### Task statement:
Reply with nothing but how many lines in the entries below include "succedent".

/---

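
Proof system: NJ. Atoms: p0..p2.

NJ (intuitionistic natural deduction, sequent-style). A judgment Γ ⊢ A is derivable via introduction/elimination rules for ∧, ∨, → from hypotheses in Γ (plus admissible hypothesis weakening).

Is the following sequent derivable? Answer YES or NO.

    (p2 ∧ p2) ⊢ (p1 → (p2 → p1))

Derivation trace:
[→I] (p2 ∧ p2) ⊢ (p1 → (p2 → p1))
  [Wk] p1, (p2 ∧ p2) ⊢ (p2 → p1)
    [→I] p1 ⊢ (p2 → p1)
      [Wk] p1, p2 ⊢ p1
        [Ax] p1 ⊢ p1

Result: YES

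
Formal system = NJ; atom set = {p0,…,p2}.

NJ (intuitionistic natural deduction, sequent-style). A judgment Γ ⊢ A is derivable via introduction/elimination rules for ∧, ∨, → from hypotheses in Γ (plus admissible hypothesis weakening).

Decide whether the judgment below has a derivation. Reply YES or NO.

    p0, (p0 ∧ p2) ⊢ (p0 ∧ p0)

Derivation trace:
[Wk] p0, (p0 ∧ p2) ⊢ (p0 ∧ p0)
  [∧I] p0 ⊢ (p0 ∧ p0)
    [Ax] p0 ⊢ p0
    [Ax] p0 ⊢ p0

Result: YES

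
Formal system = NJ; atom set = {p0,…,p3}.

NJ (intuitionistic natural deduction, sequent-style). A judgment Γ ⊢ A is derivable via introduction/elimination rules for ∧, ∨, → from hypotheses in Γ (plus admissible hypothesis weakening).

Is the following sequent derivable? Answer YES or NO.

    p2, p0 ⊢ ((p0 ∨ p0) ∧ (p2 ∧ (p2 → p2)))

Derivation (root first):
[∧I] p2, p0 ⊢ ((p0 ∨ p0) ∧ (p2 ∧ (p2 → p2)))
  [∨I₁] p0 ⊢ (p0 ∨ p0)
    [Ax] p0 ⊢ p0
  [∧I] p2 ⊢ (p2 ∧ (p2 → p2))
    [Ax] p2 ⊢ p2
    [→I] p2 ⊢ (p2 → p2)
      [Wk] p2, p2 ⊢ p2
        [Ax] p2 ⊢ p2

Result: YES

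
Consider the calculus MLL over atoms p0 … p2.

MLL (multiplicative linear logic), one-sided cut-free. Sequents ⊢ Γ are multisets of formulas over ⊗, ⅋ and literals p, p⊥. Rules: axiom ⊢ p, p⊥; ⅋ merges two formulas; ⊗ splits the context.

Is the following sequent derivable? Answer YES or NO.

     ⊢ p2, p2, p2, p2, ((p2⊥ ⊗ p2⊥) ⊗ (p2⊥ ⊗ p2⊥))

Derivation trace:
[⊗]  ⊢ p2, p2, p2, p2, ((p2⊥ ⊗ p2⊥) ⊗ (p2⊥ ⊗ p2⊥))
  [⊗]  ⊢ p2, p2, (p2⊥ ⊗ p2⊥)
    [Ax]  ⊢ p2, p2⊥
    [Ax]  ⊢ p2, p2⊥
  [⊗]  ⊢ p2, p2, (p2⊥ ⊗ p2⊥)
    [Ax]  ⊢ p2, p2⊥
    [Ax]  ⊢ p2, p2⊥

Result: YES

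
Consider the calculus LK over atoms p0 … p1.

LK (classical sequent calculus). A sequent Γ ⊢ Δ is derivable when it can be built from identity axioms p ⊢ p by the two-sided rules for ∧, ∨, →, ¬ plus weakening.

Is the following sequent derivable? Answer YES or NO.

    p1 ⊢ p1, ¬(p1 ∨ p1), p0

Derivation (root first):
[WR] p1 ⊢ p1, ¬(p1 ∨ p1), p0
  [WL] p1 ⊢ p1, ¬(p1 ∨ p1)
    [¬R]  ⊢ p1, ¬(p1 ∨ p1)
      [∨L] (p1 ∨ p1) ⊢ p1
        [Ax] p1 ⊢ p1
        [Ax] p1 ⊢ p1

Result: YES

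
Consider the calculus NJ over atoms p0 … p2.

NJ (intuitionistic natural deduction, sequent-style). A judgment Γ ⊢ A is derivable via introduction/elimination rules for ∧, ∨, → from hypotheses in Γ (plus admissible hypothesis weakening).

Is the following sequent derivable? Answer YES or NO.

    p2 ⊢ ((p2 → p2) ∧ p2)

Derivation trace:
[∧I] p2 ⊢ ((p2 → p2) ∧ p2)
  [→I]  ⊢ (p2 → p2)
    [Ax] p2 ⊢ p2
  [Ax] p2 ⊢ p2

Result: YES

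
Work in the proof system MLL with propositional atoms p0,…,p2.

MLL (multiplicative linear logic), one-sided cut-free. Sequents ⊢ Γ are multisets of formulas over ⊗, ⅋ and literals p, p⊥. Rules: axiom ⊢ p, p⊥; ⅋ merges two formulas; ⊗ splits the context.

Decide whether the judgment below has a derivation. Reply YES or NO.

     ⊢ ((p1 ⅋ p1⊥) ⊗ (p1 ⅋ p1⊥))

Derivation (root first):
[⊗]  ⊢ ((p1 ⅋ p1⊥) ⊗ (p1 ⅋ p1⊥))
  [⅋]  ⊢ (p1 ⅋ p1⊥)
    [Ax]  ⊢ p1, p1⊥
  [⅋]  ⊢ (p1 ⅋ p1⊥)
    [Ax]  ⊢ p1, p1⊥

Result: YES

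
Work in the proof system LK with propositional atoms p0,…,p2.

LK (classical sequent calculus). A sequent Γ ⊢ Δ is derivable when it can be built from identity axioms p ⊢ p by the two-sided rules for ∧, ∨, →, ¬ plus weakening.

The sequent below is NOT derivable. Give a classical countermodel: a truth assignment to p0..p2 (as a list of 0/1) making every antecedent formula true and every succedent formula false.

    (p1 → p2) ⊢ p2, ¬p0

Search for a countermodel by truth-table:
  v=000: Γ:[(p1 → p2)=T] Δ:[p2=F, ¬p0=T] refutes=False
  v=001: Γ:[(p1 → p2)=T] Δ:[p2=T, ¬p0=T] refutes=False
  v=010: Γ:[(p1 → p2)=F] Δ:[p2=F, ¬p0=T] refutes=False
  v=011: Γ:[(p1 → p2)=T] Δ:[p2=T, ¬p0=T] refutes=False
  v=100: Γ:[(p1 → p2)=T] Δ:[p2=F, ¬p0=F] refutes=True  ← countermodel

Result: [1, 0, 0]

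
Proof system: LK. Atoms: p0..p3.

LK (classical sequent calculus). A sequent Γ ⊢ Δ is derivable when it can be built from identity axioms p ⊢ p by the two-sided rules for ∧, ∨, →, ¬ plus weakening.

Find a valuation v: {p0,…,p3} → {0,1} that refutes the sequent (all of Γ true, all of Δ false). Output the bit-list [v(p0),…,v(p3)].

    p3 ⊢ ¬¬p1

Truth-table refutation:
  v=0000: Γ:[p3=F] Δ:[¬¬p1=F] refutes=False
  v=0001: Γ:[p3=T] Δ:[¬¬p1=F] refutes=True  ← countermodel

Result: [0, 0, 0, 1]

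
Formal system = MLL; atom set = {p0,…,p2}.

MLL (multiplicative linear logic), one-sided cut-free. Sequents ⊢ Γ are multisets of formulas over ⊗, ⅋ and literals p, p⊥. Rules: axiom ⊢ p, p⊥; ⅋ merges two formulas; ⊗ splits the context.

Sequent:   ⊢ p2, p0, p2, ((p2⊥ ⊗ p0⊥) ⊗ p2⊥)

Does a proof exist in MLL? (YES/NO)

Derivation (root first):
[⊗]  ⊢ p2, p0, p2, ((p2⊥ ⊗ p0⊥) ⊗ p2⊥)
  [⊗]  ⊢ p2, p0, (p2⊥ ⊗ p0⊥)
    [Ax]  ⊢ p2, p2⊥
    [Ax]  ⊢ p0, p0⊥
  [Ax]  ⊢ p2, p2⊥

Result: YES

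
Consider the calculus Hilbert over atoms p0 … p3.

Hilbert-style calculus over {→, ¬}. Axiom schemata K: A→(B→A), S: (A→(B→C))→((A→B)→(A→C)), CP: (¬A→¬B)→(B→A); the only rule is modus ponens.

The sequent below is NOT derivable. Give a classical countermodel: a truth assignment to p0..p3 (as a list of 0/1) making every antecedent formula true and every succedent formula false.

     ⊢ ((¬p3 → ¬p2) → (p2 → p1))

Truth-table refutation:
  v=0000: Γ:[] Δ:[((¬p3 → ¬p2) → (p2 → p1))=T] refutes=False
  v=0001: Γ:[] Δ:[((¬p3 → ¬p2) → (p2 → p1))=T] refutes=False
  v=0010: Γ:[] Δ:[((¬p3 → ¬p2) → (p2 → p1))=T] refutes=False
  v=0011: Γ:[] Δ:[((¬p3 → ¬p2) → (p2 → p1))=F] refutes=True  ← countermodel

Result: [0, 0, 1, 1]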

\---

### Response to this exercise:
2